▶ **What to do**
Among the entries, find the lines with the string "following" and copy them.

Input for this task below:

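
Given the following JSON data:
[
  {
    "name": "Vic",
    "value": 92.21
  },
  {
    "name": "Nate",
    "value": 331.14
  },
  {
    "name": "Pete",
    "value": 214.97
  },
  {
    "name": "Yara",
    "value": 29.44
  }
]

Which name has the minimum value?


Comparing values:
  Vic: 92.21
  Nate: 331.14
  Pete: 214.97
  Yara: 29.44
Minimum: Yara (29.44)

ANSWER: Yara


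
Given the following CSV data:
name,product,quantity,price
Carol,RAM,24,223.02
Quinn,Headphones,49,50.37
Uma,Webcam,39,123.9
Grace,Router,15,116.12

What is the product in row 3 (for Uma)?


Row 3: Uma
Column 'product' = Webcam

ANSWER: Webcam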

End of Input for this task.

▶ **Exercise result**
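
Given the following JSON data:
Given the following CSV data: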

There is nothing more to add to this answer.